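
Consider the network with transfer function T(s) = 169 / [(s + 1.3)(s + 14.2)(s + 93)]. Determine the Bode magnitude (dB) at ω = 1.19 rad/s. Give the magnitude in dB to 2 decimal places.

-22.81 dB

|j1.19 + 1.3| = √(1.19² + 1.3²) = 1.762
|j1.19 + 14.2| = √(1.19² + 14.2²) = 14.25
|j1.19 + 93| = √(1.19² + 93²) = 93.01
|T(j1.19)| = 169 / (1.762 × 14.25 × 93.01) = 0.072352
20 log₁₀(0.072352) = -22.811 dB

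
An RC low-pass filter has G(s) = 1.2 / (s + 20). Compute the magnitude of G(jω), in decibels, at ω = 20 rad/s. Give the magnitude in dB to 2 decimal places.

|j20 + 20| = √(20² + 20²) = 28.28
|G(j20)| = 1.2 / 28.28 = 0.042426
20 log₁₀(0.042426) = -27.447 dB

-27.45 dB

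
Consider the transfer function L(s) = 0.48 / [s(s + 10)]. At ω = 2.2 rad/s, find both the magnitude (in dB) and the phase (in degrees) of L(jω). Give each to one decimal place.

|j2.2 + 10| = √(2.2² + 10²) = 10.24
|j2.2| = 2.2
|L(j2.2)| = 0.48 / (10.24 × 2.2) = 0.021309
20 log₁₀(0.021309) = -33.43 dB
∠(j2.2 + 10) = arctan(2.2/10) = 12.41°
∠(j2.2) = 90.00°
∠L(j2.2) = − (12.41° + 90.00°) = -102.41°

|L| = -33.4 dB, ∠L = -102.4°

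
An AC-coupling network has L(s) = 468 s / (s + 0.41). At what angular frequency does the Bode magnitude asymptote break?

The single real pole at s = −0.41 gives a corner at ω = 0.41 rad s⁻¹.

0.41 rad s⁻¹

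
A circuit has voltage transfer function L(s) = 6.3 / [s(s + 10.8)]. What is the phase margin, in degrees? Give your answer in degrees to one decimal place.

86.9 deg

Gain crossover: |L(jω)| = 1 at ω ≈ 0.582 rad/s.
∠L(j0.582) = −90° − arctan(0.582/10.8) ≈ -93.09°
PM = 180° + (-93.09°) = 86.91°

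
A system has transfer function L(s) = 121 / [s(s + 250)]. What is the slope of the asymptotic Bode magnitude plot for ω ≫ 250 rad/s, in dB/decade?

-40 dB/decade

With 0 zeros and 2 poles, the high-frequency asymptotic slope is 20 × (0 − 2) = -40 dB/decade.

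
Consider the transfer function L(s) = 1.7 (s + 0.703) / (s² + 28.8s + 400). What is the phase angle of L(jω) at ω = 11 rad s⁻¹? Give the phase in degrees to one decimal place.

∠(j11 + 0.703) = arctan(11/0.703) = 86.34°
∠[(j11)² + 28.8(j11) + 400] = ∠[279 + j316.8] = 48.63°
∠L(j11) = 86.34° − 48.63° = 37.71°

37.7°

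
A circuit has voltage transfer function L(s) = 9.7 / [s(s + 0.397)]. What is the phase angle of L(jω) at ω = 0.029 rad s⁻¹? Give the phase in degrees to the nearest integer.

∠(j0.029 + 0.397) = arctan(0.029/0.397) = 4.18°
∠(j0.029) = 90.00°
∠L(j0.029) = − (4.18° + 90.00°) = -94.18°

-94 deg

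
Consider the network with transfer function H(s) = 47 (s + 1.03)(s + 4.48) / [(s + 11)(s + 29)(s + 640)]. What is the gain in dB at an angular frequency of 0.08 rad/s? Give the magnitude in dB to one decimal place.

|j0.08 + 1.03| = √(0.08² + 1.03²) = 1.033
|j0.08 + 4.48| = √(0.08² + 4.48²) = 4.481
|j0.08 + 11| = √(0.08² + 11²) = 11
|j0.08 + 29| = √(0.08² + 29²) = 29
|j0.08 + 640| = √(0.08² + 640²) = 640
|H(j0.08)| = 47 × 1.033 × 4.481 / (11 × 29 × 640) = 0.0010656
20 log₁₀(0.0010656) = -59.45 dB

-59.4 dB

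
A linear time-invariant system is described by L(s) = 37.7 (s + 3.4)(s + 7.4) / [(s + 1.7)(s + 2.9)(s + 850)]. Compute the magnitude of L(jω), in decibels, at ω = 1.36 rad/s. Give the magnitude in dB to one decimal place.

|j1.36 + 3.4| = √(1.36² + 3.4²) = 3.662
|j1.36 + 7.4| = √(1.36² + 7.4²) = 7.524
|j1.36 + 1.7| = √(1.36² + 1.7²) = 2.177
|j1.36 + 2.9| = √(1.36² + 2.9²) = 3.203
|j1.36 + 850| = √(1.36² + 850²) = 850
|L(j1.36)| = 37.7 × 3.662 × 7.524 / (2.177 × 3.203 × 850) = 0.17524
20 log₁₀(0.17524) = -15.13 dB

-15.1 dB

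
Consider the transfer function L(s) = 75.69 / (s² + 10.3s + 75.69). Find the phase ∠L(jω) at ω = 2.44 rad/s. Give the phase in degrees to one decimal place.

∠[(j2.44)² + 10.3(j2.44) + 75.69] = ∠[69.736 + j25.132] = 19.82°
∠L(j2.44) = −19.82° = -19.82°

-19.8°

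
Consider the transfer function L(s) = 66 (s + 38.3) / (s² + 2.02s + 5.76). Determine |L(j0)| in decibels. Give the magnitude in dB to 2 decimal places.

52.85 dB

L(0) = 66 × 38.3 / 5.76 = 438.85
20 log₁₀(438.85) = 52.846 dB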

---

Task requirements: Please return all of the entries shown above, exactly as they stand.

Exercise answer:
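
Consider the network with transfer function T(s) = 169 / [(s + 1.3)(s + 14.2)(s + 93)]. Determine the Bode magnitude (dB) at ω = 1.19 rad/s. Give the magnitude in dB to 2 decimal places.

-22.81 dB

|j1.19 + 1.3| = √(1.19² + 1.3²) = 1.762
|j1.19 + 14.2| = √(1.19² + 14.2²) = 14.25
|j1.19 + 93| = √(1.19² + 93²) = 93.01
|T(j1.19)| = 169 / (1.762 × 14.25 × 93.01) = 0.072352
20 log₁₀(0.072352) = -22.811 dB

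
An RC low-pass filter has G(s) = 1.2 / (s + 20). Compute the magnitude of G(jω), in decibels, at ω = 20 rad/s. Give the magnitude in dB to 2 decimal places.

|j20 + 20| = √(20² + 20²) = 28.28
|G(j20)| = 1.2 / 28.28 = 0.042426
20 log₁₀(0.042426) = -27.447 dB

-27.45 dB

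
Consider the transfer function L(s) = 0.48 / [s(s + 10)]. At ω = 2.2 rad/s, find both the magnitude (in dB) and the phase (in degrees) of L(jω). Give each to one decimal place.

|j2.2 + 10| = √(2.2² + 10²) = 10.24
|j2.2| = 2.2
|L(j2.2)| = 0.48 / (10.24 × 2.2) = 0.021309
20 log₁₀(0.021309) = -33.43 dB
∠(j2.2 + 10) = arctan(2.2/10) = 12.41°
∠(j2.2) = 90.00°
∠L(j2.2) = − (12.41° + 90.00°) = -102.41°

|L| = -33.4 dB, ∠L = -102.4°

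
An AC-coupling network has L(s) = 468 s / (s + 0.41). At what angular frequency does the Bode magnitude asymptote break?

The single real pole at s = −0.41 gives a corner at ω = 0.41 rad s⁻¹.

0.41 rad s⁻¹

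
A circuit has voltage transfer function L(s) = 6.3 / [s(s + 10.8)]. What is the phase margin, in degrees? Give your answer in degrees to one decimal place.

86.9 deg

Gain crossover: |L(jω)| = 1 at ω ≈ 0.582 rad/s.
∠L(j0.582) = −90° − arctan(0.582/10.8) ≈ -93.09°
PM = 180° + (-93.09°) = 86.91°

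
A system has transfer function L(s) = 121 / [s(s + 250)]. What is the slope of the asymptotic Bode magnitude plot for ω ≫ 250 rad/s, in dB/decade?

-40 dB/decade

With 0 zeros and 2 poles, the high-frequency asymptotic slope is 20 × (0 − 2) = -40 dB/decade.

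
Consider the transfer function L(s) = 1.7 (s + 0.703) / (s² + 28.8s + 400). What is the phase angle of L(jω) at ω = 11 rad s⁻¹? Give the phase in degrees to one decimal place.

∠(j11 + 0.703) = arctan(11/0.703) = 86.34°
∠[(j11)² + 28.8(j11) + 400] = ∠[279 + j316.8] = 48.63°
∠L(j11) = 86.34° − 48.63° = 37.71°

37.7°

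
A circuit has voltage transfer function L(s) = 9.7 / [s(s + 0.397)]. What is the phase angle of L(jω) at ω = 0.029 rad s⁻¹? Give the phase in degrees to the nearest integer.

∠(j0.029 + 0.397) = arctan(0.029/0.397) = 4.18°
∠(j0.029) = 90.00°
∠L(j0.029) = − (4.18° + 90.00°) = -94.18°

-94 deg

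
Consider the network with transfer function H(s) = 47 (s + 1.03)(s + 4.48) / [(s + 11)(s + 29)(s + 640)]. What is the gain in dB at an angular frequency of 0.08 rad/s? Give the magnitude in dB to one decimal place.

|j0.08 + 1.03| = √(0.08² + 1.03²) = 1.033
|j0.08 + 4.48| = √(0.08² + 4.48²) = 4.481
|j0.08 + 11| = √(0.08² + 11²) = 11
|j0.08 + 29| = √(0.08² + 29²) = 29
|j0.08 + 640| = √(0.08² + 640²) = 640
|H(j0.08)| = 47 × 1.033 × 4.481 / (11 × 29 × 640) = 0.0010656
20 log₁₀(0.0010656) = -59.45 dB

-59.4 dB

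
A linear time-invariant system is described by L(s) = 37.7 (s + 3.4)(s + 7.4) / [(s + 1.7)(s + 2.9)(s + 850)]. Compute the magnitude of L(jω), in decibels, at ω = 1.36 rad/s. Give the magnitude in dB to one decimal place.

|j1.36 + 3.4| = √(1.36² + 3.4²) = 3.662
|j1.36 + 7.4| = √(1.36² + 7.4²) = 7.524
|j1.36 + 1.7| = √(1.36² + 1.7²) = 2.177
|j1.36 + 2.9| = √(1.36² + 2.9²) = 3.203
|j1.36 + 850| = √(1.36² + 850²) = 850
|L(j1.36)| = 37.7 × 3.662 × 7.524 / (2.177 × 3.203 × 850) = 0.17524
20 log₁₀(0.17524) = -15.13 dB

-15.1 dB

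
Consider the transfer function L(s) = 75.69 / (s² + 10.3s + 75.69). Find the phase ∠L(jω) at ω = 2.44 rad/s. Give the phase in degrees to one decimal place.

∠[(j2.44)² + 10.3(j2.44) + 75.69] = ∠[69.736 + j25.132] = 19.82°
∠L(j2.44) = −19.82° = -19.82°

-19.8°

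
Consider the transfer function L(s) = 66 (s + 38.3) / (s² + 2.02s + 5.76). Determine |L(j0)| in decibels. Give the magnitude in dB to 2 decimal places.

52.85 dB

L(0) = 66 × 38.3 / 5.76 = 438.85
20 log₁₀(438.85) = 52.846 dB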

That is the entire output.